(Records to process begins)

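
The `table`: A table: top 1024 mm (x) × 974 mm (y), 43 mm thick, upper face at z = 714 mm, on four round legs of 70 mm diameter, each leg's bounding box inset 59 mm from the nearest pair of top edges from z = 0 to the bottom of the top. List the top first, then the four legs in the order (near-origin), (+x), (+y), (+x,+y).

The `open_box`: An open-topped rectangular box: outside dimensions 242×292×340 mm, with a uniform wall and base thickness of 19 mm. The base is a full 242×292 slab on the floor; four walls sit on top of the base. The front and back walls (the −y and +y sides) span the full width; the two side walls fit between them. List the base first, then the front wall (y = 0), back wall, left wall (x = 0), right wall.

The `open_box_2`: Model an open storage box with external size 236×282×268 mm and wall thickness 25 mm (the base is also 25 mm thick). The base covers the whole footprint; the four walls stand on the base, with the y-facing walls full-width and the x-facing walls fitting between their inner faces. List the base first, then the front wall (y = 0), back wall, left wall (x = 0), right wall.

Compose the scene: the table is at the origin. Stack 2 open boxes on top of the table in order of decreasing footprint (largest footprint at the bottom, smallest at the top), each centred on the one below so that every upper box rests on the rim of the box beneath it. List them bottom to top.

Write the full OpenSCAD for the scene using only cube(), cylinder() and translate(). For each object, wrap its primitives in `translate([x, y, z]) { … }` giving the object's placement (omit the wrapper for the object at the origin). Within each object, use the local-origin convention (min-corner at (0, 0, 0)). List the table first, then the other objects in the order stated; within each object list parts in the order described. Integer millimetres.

translate([0, 0, 671]) cube([1024, 974, 43]);
translate([94, 94, 0]) cylinder(h = 671, r = 35);
translate([930, 94, 0]) cylinder(h = 671, r = 35);
translate([94, 880, 0]) cylinder(h = 671, r = 35);
translate([930, 880, 0]) cylinder(h = 671, r = 35);
translate([391, 341, 714]) {
  cube([242, 292, 19]);
  translate([0, 0, 19]) cube([242, 19, 321]);
  translate([0, 273, 19]) cube([242, 19, 321]);
  translate([0, 19, 19]) cube([19, 254, 321]);
  translate([223, 19, 19]) cube([19, 254, 321]);
}
translate([394, 346, 1054]) {
  cube([236, 282, 25]);
  translate([0, 0, 25]) cube([236, 25, 243]);
  translate([0, 257, 25]) cube([236, 25, 243]);
  translate([0, 25, 25]) cube([25, 232, 243]);
  translate([211, 25, 25]) cube([25, 232, 243]);
}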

(Records to process ends)

Task
Counting every line of the records above that has the word "thickness", state the total and give nothing besides it.

Expected output
2